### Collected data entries
::::::
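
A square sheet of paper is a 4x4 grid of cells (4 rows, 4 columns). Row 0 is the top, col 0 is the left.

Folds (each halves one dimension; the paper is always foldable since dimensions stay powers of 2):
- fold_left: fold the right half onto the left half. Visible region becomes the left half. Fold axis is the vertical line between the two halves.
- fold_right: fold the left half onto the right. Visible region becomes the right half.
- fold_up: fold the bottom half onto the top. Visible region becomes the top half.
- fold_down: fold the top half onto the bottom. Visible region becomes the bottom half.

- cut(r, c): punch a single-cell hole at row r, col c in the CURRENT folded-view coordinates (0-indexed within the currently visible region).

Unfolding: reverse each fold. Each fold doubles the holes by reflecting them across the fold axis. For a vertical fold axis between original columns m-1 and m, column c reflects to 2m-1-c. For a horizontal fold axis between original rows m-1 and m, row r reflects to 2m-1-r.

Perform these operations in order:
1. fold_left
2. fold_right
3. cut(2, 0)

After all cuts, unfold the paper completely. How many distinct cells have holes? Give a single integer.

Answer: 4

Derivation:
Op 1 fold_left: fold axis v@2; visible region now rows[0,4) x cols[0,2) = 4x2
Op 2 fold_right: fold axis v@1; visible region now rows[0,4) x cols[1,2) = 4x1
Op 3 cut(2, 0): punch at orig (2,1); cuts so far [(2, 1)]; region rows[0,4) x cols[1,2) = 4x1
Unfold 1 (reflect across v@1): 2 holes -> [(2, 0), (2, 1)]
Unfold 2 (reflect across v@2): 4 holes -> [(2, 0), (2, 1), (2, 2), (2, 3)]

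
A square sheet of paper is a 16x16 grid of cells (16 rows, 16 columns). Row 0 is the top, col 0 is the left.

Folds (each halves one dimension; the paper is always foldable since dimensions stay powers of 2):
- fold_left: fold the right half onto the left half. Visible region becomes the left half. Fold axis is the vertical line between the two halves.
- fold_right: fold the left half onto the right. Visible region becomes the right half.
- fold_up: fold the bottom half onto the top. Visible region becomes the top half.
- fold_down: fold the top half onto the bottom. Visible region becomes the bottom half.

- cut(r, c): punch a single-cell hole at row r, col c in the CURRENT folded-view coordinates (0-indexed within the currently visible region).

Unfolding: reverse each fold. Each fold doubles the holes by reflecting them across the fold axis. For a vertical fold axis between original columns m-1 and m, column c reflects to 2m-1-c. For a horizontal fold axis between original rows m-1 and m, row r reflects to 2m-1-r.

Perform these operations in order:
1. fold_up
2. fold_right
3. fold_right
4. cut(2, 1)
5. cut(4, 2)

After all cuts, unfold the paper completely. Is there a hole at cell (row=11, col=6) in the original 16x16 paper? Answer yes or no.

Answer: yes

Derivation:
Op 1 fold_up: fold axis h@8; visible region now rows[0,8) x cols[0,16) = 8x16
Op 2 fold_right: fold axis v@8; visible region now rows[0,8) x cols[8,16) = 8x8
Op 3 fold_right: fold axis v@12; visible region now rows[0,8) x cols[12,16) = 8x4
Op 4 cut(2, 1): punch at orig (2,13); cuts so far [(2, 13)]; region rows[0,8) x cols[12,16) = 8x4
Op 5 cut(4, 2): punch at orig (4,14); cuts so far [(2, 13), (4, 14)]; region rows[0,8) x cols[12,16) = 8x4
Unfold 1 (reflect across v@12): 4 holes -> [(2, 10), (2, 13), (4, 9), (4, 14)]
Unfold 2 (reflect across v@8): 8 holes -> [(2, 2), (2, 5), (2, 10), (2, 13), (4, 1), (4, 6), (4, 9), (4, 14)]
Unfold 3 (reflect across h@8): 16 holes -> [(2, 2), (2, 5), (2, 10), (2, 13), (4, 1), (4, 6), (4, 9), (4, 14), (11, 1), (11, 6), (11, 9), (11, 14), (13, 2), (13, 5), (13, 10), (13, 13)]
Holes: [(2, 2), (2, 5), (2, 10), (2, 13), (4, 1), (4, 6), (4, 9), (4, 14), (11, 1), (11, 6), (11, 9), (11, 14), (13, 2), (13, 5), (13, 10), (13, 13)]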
::::::
### WHAT THE EXERCISE ASKS
All of the lines above must be returned exactly.

### EXERCISE RESPONSE
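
A square sheet of paper is a 4x4 grid of cells (4 rows, 4 columns). Row 0 is the top, col 0 is the left.

Folds (each halves one dimension; the paper is always foldable since dimensions stay powers of 2):
- fold_left: fold the right half onto the left half. Visible region becomes the left half. Fold axis is the vertical line between the two halves.
- fold_right: fold the left half onto the right. Visible region becomes the right half.
- fold_up: fold the bottom half onto the top. Visible region becomes the top half.
- fold_down: fold the top half onto the bottom. Visible region becomes the bottom half.

- cut(r, c): punch a single-cell hole at row r, col c in the CURRENT folded-view coordinates (0-indexed within the currently visible region).

Unfolding: reverse each fold. Each fold doubles the holes by reflecting them across the fold axis. For a vertical fold axis between original columns m-1 and m, column c reflects to 2m-1-c. For a horizontal fold axis between original rows m-1 and m, row r reflects to 2m-1-r.

Perform these operations in order:
1. fold_left
2. fold_right
3. cut(2, 0)

After all cuts, unfold the paper completely. How many distinct cells have holes? Give a single integer.

Answer: 4

Derivation:
Op 1 fold_left: fold axis v@2; visible region now rows[0,4) x cols[0,2) = 4x2
Op 2 fold_right: fold axis v@1; visible region now rows[0,4) x cols[1,2) = 4x1
Op 3 cut(2, 0): punch at orig (2,1); cuts so far [(2, 1)]; region rows[0,4) x cols[1,2) = 4x1
Unfold 1 (reflect across v@1): 2 holes -> [(2, 0), (2, 1)]
Unfold 2 (reflect across v@2): 4 holes -> [(2, 0), (2, 1), (2, 2), (2, 3)]

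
A square sheet of paper is a 16x16 grid of cells (16 rows, 16 columns). Row 0 is the top, col 0 is the left.

Folds (each halves one dimension; the paper is always foldable since dimensions stay powers of 2):
- fold_left: fold the right half onto the left half. Visible region becomes the left half. Fold axis is the vertical line between the two halves.
- fold_right: fold the left half onto the right. Visible region becomes the right half.
- fold_up: fold the bottom half onto the top. Visible region becomes the top half.
- fold_down: fold the top half onto the bottom. Visible region becomes the bottom half.

- cut(r, c): punch a single-cell hole at row r, col c in the CURRENT folded-view coordinates (0-indexed within the currently visible region).

Unfolding: reverse each fold. Each fold doubles the holes by reflecting them across the fold axis. For a vertical fold axis between original columns m-1 and m, column c reflects to 2m-1-c. For a horizontal fold axis between original rows m-1 and m, row r reflects to 2m-1-r.

Perform these operations in order:
1. fold_up
2. fold_right
3. fold_right
4. cut(2, 1)
5. cut(4, 2)

After all cuts, unfold the paper completely. Is there a hole at cell (row=11, col=6) in the original 16x16 paper? Answer yes or no.

Answer: yes

Derivation:
Op 1 fold_up: fold axis h@8; visible region now rows[0,8) x cols[0,16) = 8x16
Op 2 fold_right: fold axis v@8; visible region now rows[0,8) x cols[8,16) = 8x8
Op 3 fold_right: fold axis v@12; visible region now rows[0,8) x cols[12,16) = 8x4
Op 4 cut(2, 1): punch at orig (2,13); cuts so far [(2, 13)]; region rows[0,8) x cols[12,16) = 8x4
Op 5 cut(4, 2): punch at orig (4,14); cuts so far [(2, 13), (4, 14)]; region rows[0,8) x cols[12,16) = 8x4
Unfold 1 (reflect across v@12): 4 holes -> [(2, 10), (2, 13), (4, 9), (4, 14)]
Unfold 2 (reflect across v@8): 8 holes -> [(2, 2), (2, 5), (2, 10), (2, 13), (4, 1), (4, 6), (4, 9), (4, 14)]
Unfold 3 (reflect across h@8): 16 holes -> [(2, 2), (2, 5), (2, 10), (2, 13), (4, 1), (4, 6), (4, 9), (4, 14), (11, 1), (11, 6), (11, 9), (11, 14), (13, 2), (13, 5), (13, 10), (13, 13)]
Holes: [(2, 2), (2, 5), (2, 10), (2, 13), (4, 1), (4, 6), (4, 9), (4, 14), (11, 1), (11, 6), (11, 9), (11, 14), (13, 2), (13, 5), (13, 10), (13, 13)]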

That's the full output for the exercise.